→ ACTIVITY
All that is wanted is an exact copy of the lines below, starting at the one that contains "route add 21.102.240.0/20 via H3" and running to the end.

========================================================================

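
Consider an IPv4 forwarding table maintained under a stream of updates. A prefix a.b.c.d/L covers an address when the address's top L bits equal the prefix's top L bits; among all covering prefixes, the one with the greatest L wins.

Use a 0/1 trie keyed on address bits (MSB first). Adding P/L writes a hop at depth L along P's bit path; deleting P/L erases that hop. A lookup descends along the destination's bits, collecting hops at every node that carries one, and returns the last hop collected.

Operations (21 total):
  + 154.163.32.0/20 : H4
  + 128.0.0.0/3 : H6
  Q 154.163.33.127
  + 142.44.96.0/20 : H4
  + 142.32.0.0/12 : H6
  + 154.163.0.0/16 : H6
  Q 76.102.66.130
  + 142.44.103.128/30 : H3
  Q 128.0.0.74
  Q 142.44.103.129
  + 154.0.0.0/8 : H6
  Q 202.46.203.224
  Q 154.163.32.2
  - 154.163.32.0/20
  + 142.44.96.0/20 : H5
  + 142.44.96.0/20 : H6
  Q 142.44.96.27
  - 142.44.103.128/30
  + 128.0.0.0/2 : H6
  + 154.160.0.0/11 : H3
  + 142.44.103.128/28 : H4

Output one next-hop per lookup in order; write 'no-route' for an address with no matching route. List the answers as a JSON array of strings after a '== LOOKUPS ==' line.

Trace:
  add 154.163.32.0/20 -> H4 at depth 20
  add 128.0.0.0/3 -> H6 at depth 3
  Q 154.163.33.127: descend 10011010101000110010 ; hops seen [H6,H4] ; pick H4
  add 142.44.96.0/20 -> H4 at depth 20
  add 142.32.0.0/12 -> H6 at depth 12
  add 154.163.0.0/16 -> H6 at depth 16
  Q 76.102.66.130: descend ε ; hops seen [∅] ; pick no-route
  add 142.44.103.128/30 -> H3 at depth 30
  Q 128.0.0.74: descend 1000 ; hops seen [H6] ; pick H6
  Q 142.44.103.129: descend 100011100010110001100111100000 ; hops seen [H6,H6,H4,H3] ; pick H3
  add 154.0.0.0/8 -> H6 at depth 8
  Q 202.46.203.224: descend 1 ; hops seen [∅] ; pick no-route
  Q 154.163.32.2: descend 10011010101000110010 ; hops seen [H6,H6,H6,H4] ; pick H4
  - 154.163.32.0/20 clear@20
  add 142.44.96.0/20 -> H5 at depth 20
  add 142.44.96.0/20 -> H6 at depth 20
  Q 142.44.96.27: descend 100011100010110001100 ; hops seen [H6,H6,H6] ; pick H6
  - 142.44.103.128/30 clear@30
  add 128.0.0.0/2 -> H6 at depth 2
  add 154.160.0.0/11 -> H3 at depth 11
  add 142.44.103.128/28 -> H4 at depth 28

== LOOKUPS ==
["H4","no-route","H6","H3","no-route","H4","H6"]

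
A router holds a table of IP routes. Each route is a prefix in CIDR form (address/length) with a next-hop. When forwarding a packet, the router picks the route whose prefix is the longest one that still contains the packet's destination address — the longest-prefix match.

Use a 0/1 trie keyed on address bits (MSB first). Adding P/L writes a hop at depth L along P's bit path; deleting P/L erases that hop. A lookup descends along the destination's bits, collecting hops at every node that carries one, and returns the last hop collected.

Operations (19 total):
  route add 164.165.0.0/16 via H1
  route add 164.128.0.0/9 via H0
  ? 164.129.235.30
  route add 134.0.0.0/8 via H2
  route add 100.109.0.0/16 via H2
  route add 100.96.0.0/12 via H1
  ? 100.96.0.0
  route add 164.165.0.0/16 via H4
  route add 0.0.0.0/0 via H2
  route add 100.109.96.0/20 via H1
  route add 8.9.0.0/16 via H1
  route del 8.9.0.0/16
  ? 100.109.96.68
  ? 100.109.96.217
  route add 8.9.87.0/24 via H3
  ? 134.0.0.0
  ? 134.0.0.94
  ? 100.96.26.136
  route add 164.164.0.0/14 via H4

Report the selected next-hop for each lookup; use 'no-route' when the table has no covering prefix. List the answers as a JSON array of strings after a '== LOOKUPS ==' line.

Apply in order:
  add 164.165.0.0/16 -> H1 at depth 16
  add 164.128.0.0/9 -> H0 at depth 9
  lookup 164.129.235.30: bits 1010010010 walk d0:-→d1:-→d2:-→d3:-→d4:-→d5:-→d6:-→d7:-→d8:-→d9:H0→d10:- -> H0
  add 134.0.0.0/8 -> H2 at depth 8
  add 100.109.0.0/16 -> H2 at depth 16
  add 100.96.0.0/12 -> H1 at depth 12
  lookup 100.96.0.0: bits 011001000110 walk d0:-→d1:-→d2:-→d3:-→d4:-→d5:-→d6:-→d7:-→d8:-→d9:-→d10:-→d11:-→d12:H1 -> H1
  add 164.165.0.0/16 -> H4 at depth 16
  add 0.0.0.0/0 -> H2 at depth 0
  add 100.109.96.0/20 -> H1 at depth 20
  add 8.9.0.0/16 -> H1 at depth 16
  del 8.9.0.0/16 (clear depth 16)
  lookup 100.109.96.68: bits 01100100011011010110 walk d0:H2→d1:-→d2:-→d3:-→d4:-→d5:-→d6:-→d7:-→d8:-→d9:-→d10:-→d11:-→d12:H1→d13:-→d14:-→d15:-→d16:H2→d17:-→d18:-→d19:-→d20:H1 -> H1
  lookup 100.109.96.217: bits 01100100011011010110 walk d0:H2→d1:-→d2:-→d3:-→d4:-→d5:-→d6:-→d7:-→d8:-→d9:-→d10:-→d11:-→d12:H1→d13:-→d14:-→d15:-→d16:H2→d17:-→d18:-→d19:-→d20:H1 -> H1
  add 8.9.87.0/24 -> H3 at depth 24
  lookup 134.0.0.0: bits 10000110 walk d0:H2→d1:-→d2:-→d3:-→d4:-→d5:-→d6:-→d7:-→d8:H2 -> H2
  lookup 134.0.0.94: bits 10000110 walk d0:H2→d1:-→d2:-→d3:-→d4:-→d5:-→d6:-→d7:-→d8:H2 -> H2
  lookup 100.96.26.136: bits 011001000110 walk d0:H2→d1:-→d2:-→d3:-→d4:-→d5:-→d6:-→d7:-→d8:-→d9:-→d10:-→d11:-→d12:H1 -> H1
  add 164.164.0.0/14 -> H4 at depth 14

== LOOKUPS ==
["H0","H1","H1","H1","H2","H2","H1"]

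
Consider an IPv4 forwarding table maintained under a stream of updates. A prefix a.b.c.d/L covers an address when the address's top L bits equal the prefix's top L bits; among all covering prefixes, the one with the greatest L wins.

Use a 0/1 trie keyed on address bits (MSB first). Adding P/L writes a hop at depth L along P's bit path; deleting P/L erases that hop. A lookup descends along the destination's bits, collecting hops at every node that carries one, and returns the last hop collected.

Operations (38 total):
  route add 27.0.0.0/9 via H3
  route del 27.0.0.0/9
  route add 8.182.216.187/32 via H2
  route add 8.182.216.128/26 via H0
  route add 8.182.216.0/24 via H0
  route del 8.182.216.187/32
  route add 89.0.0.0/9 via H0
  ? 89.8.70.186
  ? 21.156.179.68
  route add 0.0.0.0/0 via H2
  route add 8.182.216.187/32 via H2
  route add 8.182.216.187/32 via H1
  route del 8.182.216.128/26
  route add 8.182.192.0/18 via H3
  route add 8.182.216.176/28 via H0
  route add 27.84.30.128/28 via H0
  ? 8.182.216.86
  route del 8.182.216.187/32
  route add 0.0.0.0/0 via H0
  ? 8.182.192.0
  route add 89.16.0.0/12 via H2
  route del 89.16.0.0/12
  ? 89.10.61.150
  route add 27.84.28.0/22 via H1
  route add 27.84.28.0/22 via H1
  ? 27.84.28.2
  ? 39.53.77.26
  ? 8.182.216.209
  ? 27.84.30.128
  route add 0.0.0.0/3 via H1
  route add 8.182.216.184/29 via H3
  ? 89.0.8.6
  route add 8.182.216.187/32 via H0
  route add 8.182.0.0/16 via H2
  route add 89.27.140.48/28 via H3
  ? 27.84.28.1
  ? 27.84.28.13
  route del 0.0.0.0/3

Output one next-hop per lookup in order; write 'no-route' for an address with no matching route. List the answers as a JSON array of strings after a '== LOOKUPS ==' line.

Apply in order:
  add 27.0.0.0/9 -> H3 at depth 9
  - 27.0.0.0/9 clear@9
  add 8.182.216.187/32 -> H2 at depth 32
  add 8.182.216.128/26 -> H0 at depth 26
  add 8.182.216.0/24 -> H0 at depth 24
  - 8.182.216.187/32 clear@32
  add 89.0.0.0/9 -> H0 at depth 9
  ? 89.8.70.186  path d0:-→d1:-→d2:-→d3:-→d4:-→d5:-→d6:-→d7:-→d8:-→d9:H0  best=H0
  ? 21.156.179.68  path d0:-→d1:-→d2:-→d3:-→d4:-  best=no-route
  add 0.0.0.0/0 -> H2 at depth 0
  add 8.182.216.187/32 -> H2 at depth 32
  add 8.182.216.187/32 -> H1 at depth 32
  - 8.182.216.128/26 clear@26
  add 8.182.192.0/18 -> H3 at depth 18
  add 8.182.216.176/28 -> H0 at depth 28
  add 27.84.30.128/28 -> H0 at depth 28
  ? 8.182.216.86  path d0:H2→d1:-→d2:-→d3:-→d4:-→d5:-→d6:-→d7:-→d8:-→d9:-→d10:-→d11:-→d12:-→d13:-→d14:-→d15:-→d16:-→d17:-→d18:H3→d19:-→d20:-→d21:-→d22:-→d23:-→d24:H0  best=H0
  - 8.182.216.187/32 clear@32
  add 0.0.0.0/0 -> H0 at depth 0
  ? 8.182.192.0  path d0:H0→d1:-→d2:-→d3:-→d4:-→d5:-→d6:-→d7:-→d8:-→d9:-→d10:-→d11:-→d12:-→d13:-→d14:-→d15:-→d16:-→d17:-→d18:H3→d19:-  best=H3
  add 89.16.0.0/12 -> H2 at depth 12
  - 89.16.0.0/12 clear@12
  ? 89.10.61.150  path d0:H0→d1:-→d2:-→d3:-→d4:-→d5:-→d6:-→d7:-→d8:-→d9:H0→d10:-→d11:-  best=H0
  add 27.84.28.0/22 -> H1 at depth 22
  add 27.84.28.0/22 -> H1 at depth 22
  ? 27.84.28.2  path d0:H0→d1:-→d2:-→d3:-→d4:-→d5:-→d6:-→d7:-→d8:-→d9:-→d10:-→d11:-→d12:-→d13:-→d14:-→d15:-→d16:-→d17:-→d18:-→d19:-→d20:-→d21:-→d22:H1  best=H1
  ? 39.53.77.26  path d0:H0→d1:-→d2:-  best=H0
  ? 8.182.216.209  path d0:H0→d1:-→d2:-→d3:-→d4:-→d5:-→d6:-→d7:-→d8:-→d9:-→d10:-→d11:-→d12:-→d13:-→d14:-→d15:-→d16:-→d17:-→d18:H3→d19:-→d20:-→d21:-→d22:-→d23:-→d24:H0→d25:-  best=H0
  ? 27.84.30.128  path d0:H0→d1:-→d2:-→d3:-→d4:-→d5:-→d6:-→d7:-→d8:-→d9:-→d10:-→d11:-→d12:-→d13:-→d14:-→d15:-→d16:-→d17:-→d18:-→d19:-→d20:-→d21:-→d22:H1→d23:-→d24:-→d25:-→d26:-→d27:-→d28:H0  best=H0
  add 0.0.0.0/3 -> H1 at depth 3
  add 8.182.216.184/29 -> H3 at depth 29
  ? 89.0.8.6  path d0:H0→d1:-→d2:-→d3:-→d4:-→d5:-→d6:-→d7:-→d8:-→d9:H0→d10:-→d11:-  best=H0
  add 8.182.216.187/32 -> H0 at depth 32
  add 8.182.0.0/16 -> H2 at depth 16
  add 89.27.140.48/28 -> H3 at depth 28
  ? 27.84.28.1  path d0:H0→d1:-→d2:-→d3:H1→d4:-→d5:-→d6:-→d7:-→d8:-→d9:-→d10:-→d11:-→d12:-→d13:-→d14:-→d15:-→d16:-→d17:-→d18:-→d19:-→d20:-→d21:-→d22:H1  best=H1
  ? 27.84.28.13  path d0:H0→d1:-→d2:-→d3:H1→d4:-→d5:-→d6:-→d7:-→d8:-→d9:-→d10:-→d11:-→d12:-→d13:-→d14:-→d15:-→d16:-→d17:-→d18:-→d19:-→d20:-→d21:-→d22:H1  best=H1
  - 0.0.0.0/3 clear@3

== LOOKUPS ==
["H0","no-route","H0","H3","H0","H1","H0","H0","H0","H0","H1","H1"]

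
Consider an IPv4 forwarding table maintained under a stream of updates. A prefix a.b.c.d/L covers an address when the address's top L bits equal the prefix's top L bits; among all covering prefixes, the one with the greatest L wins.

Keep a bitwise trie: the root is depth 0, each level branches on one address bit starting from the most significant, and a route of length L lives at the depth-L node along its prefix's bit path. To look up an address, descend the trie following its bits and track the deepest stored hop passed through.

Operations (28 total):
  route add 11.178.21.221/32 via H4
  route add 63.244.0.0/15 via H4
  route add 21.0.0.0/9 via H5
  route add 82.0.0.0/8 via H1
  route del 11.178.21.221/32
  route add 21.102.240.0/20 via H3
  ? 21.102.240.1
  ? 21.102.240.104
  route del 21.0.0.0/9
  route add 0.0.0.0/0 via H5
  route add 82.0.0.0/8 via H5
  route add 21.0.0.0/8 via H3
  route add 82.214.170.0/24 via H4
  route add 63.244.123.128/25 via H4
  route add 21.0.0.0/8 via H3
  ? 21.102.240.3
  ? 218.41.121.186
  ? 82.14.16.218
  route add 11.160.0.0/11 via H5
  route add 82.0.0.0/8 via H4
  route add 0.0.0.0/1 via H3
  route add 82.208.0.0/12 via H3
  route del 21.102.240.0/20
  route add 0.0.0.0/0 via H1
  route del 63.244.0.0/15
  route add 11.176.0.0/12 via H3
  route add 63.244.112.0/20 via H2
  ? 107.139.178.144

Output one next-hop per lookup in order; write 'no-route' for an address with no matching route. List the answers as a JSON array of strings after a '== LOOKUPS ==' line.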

========================================================================

→ FINISHED TASK
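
  route add 21.102.240.0/20 via H3
  ? 21.102.240.1
  ? 21.102.240.104
  route del 21.0.0.0/9
  route add 0.0.0.0/0 via H5
  route add 82.0.0.0/8 via H5
  route add 21.0.0.0/8 via H3
  route add 82.214.170.0/24 via H4
  route add 63.244.123.128/25 via H4
  route add 21.0.0.0/8 via H3
  ? 21.102.240.3
  ? 218.41.121.186
  ? 82.14.16.218
  route add 11.160.0.0/11 via H5
  route add 82.0.0.0/8 via H4
  route add 0.0.0.0/1 via H3
  route add 82.208.0.0/12 via H3
  route del 21.102.240.0/20
  route add 0.0.0.0/0 via H1
  route del 63.244.0.0/15
  route add 11.176.0.0/12 via H3
  route add 63.244.112.0/20 via H2
  ? 107.139.178.144

Output one next-hop per lookup in order; write 'no-route' for an address with no matching route. List the answers as a JSON array of strings after a '== LOOKUPS ==' line.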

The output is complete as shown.